__TRY IT__. For the listing below, return the line containing "A text file contains only 8", the line containing "A:3, B:6, C:14, D:2, E:34", and all lines in between, exactly as written and nothing else.

__MATERIAL TO PROCESS__.
_ _ _
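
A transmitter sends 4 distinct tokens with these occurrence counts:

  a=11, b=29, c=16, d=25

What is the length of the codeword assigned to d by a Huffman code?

2

Build the tree from the bottom:
merge a(11) and c(16): 27
merge d(25) and 27: 52
merge b(29) and 52: 81
The subtree containing d is merged 2 times, so code length = 2.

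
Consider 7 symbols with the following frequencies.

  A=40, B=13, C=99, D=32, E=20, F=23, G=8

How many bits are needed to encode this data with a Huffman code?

Build the Huffman tree bottom-up:
G(8) + B(13) → 21
E(20) + 21 → 41
F(23) + D(32) → 55
A(40) + 41 → 81
55 + 81 → 136
C(99) + 136 → 235
Each symbol's bit-cost is frequency × depth; summing gives 569 bits (equivalently 21 + 41 + 55 + 81 + 136 + 235).

569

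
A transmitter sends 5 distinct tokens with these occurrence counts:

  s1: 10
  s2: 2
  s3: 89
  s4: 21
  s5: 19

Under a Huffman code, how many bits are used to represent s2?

Build the tree from the bottom:
merge s2(2) and s1(10): 12
merge 12 and s5(19): 31
merge s4(21) and 31: 52
merge 52 and s3(89): 141
s2's leaf is at depth 4, giving a 4-bit codeword.

4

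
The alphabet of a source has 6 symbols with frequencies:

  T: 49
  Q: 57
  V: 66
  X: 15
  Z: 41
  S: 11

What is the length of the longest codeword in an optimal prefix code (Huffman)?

Merge the two lowest-weight nodes at each step:
merge S(11) and X(15): 26
merge 26 and Z(41): 67
merge T(49) and Q(57): 106
merge V(66) and 67: 133
merge 106 and 133: 239
The first pair merged (S, X) ends up deepest, at depth 4.

4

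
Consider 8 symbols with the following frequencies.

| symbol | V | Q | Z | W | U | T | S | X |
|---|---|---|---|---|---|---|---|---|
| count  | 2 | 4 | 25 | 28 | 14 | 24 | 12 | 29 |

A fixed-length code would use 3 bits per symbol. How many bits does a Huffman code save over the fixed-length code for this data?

Fixed-length: 3 bits × 138 symbols = 414 bits.
Huffman merges:
merge V(2) and Q(4): 6
merge 6 and S(12): 18
merge U(14) and 18: 32
merge T(24) and Z(25): 49
merge W(28) and X(29): 57
merge 32 and 49: 81
merge 57 and 81: 138
Huffman total = 6 + 18 + 32 + 49 + 57 + 81 + 138 = 381 bits.
Saving = 414 − 381 = 33 bits.

33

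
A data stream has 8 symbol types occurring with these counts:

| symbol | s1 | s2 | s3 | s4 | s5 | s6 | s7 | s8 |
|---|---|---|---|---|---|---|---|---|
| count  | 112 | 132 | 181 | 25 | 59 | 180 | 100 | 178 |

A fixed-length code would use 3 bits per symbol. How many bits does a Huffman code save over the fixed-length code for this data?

97

Fixed-length: 3 bits × 967 symbols = 2901 bits.
Huffman merges:
s4(25) + s5(59) → 84
84 + s7(100) → 184
s1(112) + s2(132) → 244
s8(178) + s6(180) → 358
s3(181) + 184 → 365
244 + 358 → 602
365 + 602 → 967
Huffman total = 84 + 184 + 244 + 358 + 365 + 602 + 967 = 2804 bits.
Saving = 2901 − 2804 = 97 bits.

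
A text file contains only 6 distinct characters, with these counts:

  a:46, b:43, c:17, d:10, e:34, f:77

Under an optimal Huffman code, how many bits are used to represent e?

3

Repeatedly merge the two smallest:
merge d(10) and c(17): 27
merge 27 and e(34): 61
merge b(43) and a(46): 89
merge 61 and f(77): 138
merge 89 and 138: 227
e's leaf is at depth 3, giving a 3-bit codeword.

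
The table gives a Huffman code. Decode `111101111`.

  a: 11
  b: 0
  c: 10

aabaa

Read left to right; each codeword is recognised as soon as it completes (prefix code):
  11→a | 11→a | 0→b | 11→a | 11→a
Decoded message: aabaa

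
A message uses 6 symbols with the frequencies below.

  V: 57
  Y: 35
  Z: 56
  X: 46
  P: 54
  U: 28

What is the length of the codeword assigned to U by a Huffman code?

Huffman merges, smallest pair first:
merge U(28) and Y(35): 63
merge X(46) and P(54): 100
merge Z(56) and V(57): 113
merge 63 and 100: 163
merge 113 and 163: 276
U's leaf is at depth 3, giving a 3-bit codeword.

3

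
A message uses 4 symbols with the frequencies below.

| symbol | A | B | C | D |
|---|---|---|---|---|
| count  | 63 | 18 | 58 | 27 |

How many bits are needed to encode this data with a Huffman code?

314

Greedily combine the two least-frequent nodes:
merge B(18) and D(27): 45
merge 45 and C(58): 103
merge A(63) and 103: 166
Each symbol's bit-cost is frequency × depth; summing gives 314 bits (equivalently 45 + 103 + 166).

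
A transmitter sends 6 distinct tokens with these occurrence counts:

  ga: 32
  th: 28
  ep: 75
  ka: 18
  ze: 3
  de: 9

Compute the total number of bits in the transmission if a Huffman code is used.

355

Merge the two smallest weights repeatedly:
merge ze(3) and de(9): 12
merge 12 and ka(18): 30
merge th(28) and 30: 58
merge ga(32) and 58: 90
merge ep(75) and 90: 165
Total encoded bits = sum of merged weights = 12 + 30 + 58 + 90 + 165 = 355.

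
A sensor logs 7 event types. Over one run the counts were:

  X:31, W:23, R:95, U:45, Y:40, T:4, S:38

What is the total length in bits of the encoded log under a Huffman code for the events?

715

Greedily combine the two least-frequent nodes:
combine T(4), W(23) → 27
combine 27, X(31) → 58
combine S(38), Y(40) → 78
combine U(45), 58 → 103
combine 78, R(95) → 173
combine 103, 173 → 276
Each symbol's bit-cost is frequency × depth; summing gives 715 bits (equivalently 27 + 58 + 78 + 103 + 173 + 276).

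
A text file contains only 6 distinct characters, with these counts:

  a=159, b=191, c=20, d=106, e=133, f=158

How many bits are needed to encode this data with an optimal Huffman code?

1919

Merge the two smallest weights repeatedly:
merge c(20) and d(106): 126
merge 126 and e(133): 259
merge f(158) and a(159): 317
merge b(191) and 259: 450
merge 317 and 450: 767
Each symbol's bit-cost is frequency × depth; summing gives 1919 bits (equivalently 126 + 259 + 317 + 450 + 767).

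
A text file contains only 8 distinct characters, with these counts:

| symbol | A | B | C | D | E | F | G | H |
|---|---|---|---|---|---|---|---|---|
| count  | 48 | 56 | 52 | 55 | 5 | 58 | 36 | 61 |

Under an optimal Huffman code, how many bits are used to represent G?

Build the tree from the bottom:
merge E(5) and G(36): 41
merge 41 and A(48): 89
merge C(52) and D(55): 107
merge B(56) and F(58): 114
merge H(61) and 89: 150
merge 107 and 114: 221
merge 150 and 221: 371
The subtree containing G is merged 4 times, so code length = 4.

4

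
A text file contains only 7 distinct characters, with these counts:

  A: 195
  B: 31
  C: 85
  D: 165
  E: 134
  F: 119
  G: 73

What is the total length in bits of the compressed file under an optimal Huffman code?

Greedily combine the two least-frequent nodes:
B(31) + G(73) → 104
C(85) + 104 → 189
F(119) + E(134) → 253
D(165) + 189 → 354
A(195) + 253 → 448
354 + 448 → 802
Each symbol's bit-cost is frequency × depth; summing gives 2150 bits (equivalently 104 + 189 + 253 + 354 + 448 + 802).

2150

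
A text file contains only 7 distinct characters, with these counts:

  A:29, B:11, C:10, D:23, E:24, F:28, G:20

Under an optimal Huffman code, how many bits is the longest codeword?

Merge the two lowest-weight nodes at each step:
combine C(10), B(11) → 21
combine G(20), 21 → 41
combine D(23), E(24) → 47
combine F(28), A(29) → 57
combine 41, 47 → 88
combine 57, 88 → 145
The rarest symbols sit at the bottom; the longest codeword is 4 bits.

4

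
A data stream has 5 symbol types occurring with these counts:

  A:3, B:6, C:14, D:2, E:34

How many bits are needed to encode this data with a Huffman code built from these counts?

100

Greedily combine the two least-frequent nodes:
combine D(2), A(3) → 5
combine 5, B(6) → 11
combine 11, C(14) → 25
combine 25, E(34) → 59
Each symbol's bit-cost is frequency × depth; summing gives 100 bits (equivalently 5 + 11 + 25 + 59).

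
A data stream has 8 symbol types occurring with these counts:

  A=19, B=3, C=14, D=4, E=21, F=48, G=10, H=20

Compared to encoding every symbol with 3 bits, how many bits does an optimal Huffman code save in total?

Fixed-length: 3 bits × 139 symbols = 417 bits.
Huffman merges:
combine B(3), D(4) → 7
combine 7, G(10) → 17
combine C(14), 17 → 31
combine A(19), H(20) → 39
combine E(21), 31 → 52
combine 39, F(48) → 87
combine 52, 87 → 139
Huffman total = 7 + 17 + 31 + 39 + 52 + 87 + 139 = 372 bits.
Saving = 417 − 372 = 45 bits.

45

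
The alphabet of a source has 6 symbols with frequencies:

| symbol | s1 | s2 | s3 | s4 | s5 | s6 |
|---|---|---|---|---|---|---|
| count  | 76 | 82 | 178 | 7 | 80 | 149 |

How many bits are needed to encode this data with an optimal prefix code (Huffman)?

1389

Greedily combine the two least-frequent nodes:
combine s4(7), s1(76) → 83
combine s5(80), s2(82) → 162
combine 83, s6(149) → 232
combine 162, s3(178) → 340
combine 232, 340 → 572
Total encoded bits = sum of merged weights = 83 + 162 + 232 + 340 + 572 = 1389.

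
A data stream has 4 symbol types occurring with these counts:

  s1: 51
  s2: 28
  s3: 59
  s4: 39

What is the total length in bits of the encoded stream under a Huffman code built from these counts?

354

Merge the two smallest weights repeatedly:
s2(28) + s4(39) → 67
s1(51) + s3(59) → 110
67 + 110 → 177
Total encoded bits = sum of merged weights = 67 + 110 + 177 = 354.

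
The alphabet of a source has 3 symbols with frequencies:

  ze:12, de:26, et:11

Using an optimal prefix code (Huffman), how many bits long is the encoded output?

72

Build the Huffman tree bottom-up:
combine et(11), ze(12) → 23
combine 23, de(26) → 49
Total encoded bits = sum of merged weights = 23 + 49 = 72.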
_ _ _
__RESULT OF THE EXERCISE__.
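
A text file contains only 8 distinct characters, with these counts:

| symbol | A | B | C | D | E | F | G | H |
|---|---|---|---|---|---|---|---|---|
| count  | 48 | 56 | 52 | 55 | 5 | 58 | 36 | 61 |

Under an optimal Huffman code, how many bits are used to represent G?

Build the tree from the bottom:
merge E(5) and G(36): 41
merge 41 and A(48): 89
merge C(52) and D(55): 107
merge B(56) and F(58): 114
merge H(61) and 89: 150
merge 107 and 114: 221
merge 150 and 221: 371
The subtree containing G is merged 4 times, so code length = 4.

4

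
A text file contains only 7 distinct characters, with these counts:

  A: 195
  B: 31
  C: 85
  D: 165
  E: 134
  F: 119
  G: 73

What is the total length in bits of the compressed file under an optimal Huffman code?

Greedily combine the two least-frequent nodes:
B(31) + G(73) → 104
C(85) + 104 → 189
F(119) + E(134) → 253
D(165) + 189 → 354
A(195) + 253 → 448
354 + 448 → 802
Each symbol's bit-cost is frequency × depth; summing gives 2150 bits (equivalently 104 + 189 + 253 + 354 + 448 + 802).

2150

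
A text file contains only 7 distinct characters, with these counts:

  A:29, B:11, C:10, D:23, E:24, F:28, G:20

Under an optimal Huffman code, how many bits is the longest codeword?

Merge the two lowest-weight nodes at each step:
combine C(10), B(11) → 21
combine G(20), 21 → 41
combine D(23), E(24) → 47
combine F(28), A(29) → 57
combine 41, 47 → 88
combine 57, 88 → 145
The rarest symbols sit at the bottom; the longest codeword is 4 bits.

4

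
A data stream has 5 symbol types occurring with these counts:

  A:3, B:6, C:14, D:2, E:34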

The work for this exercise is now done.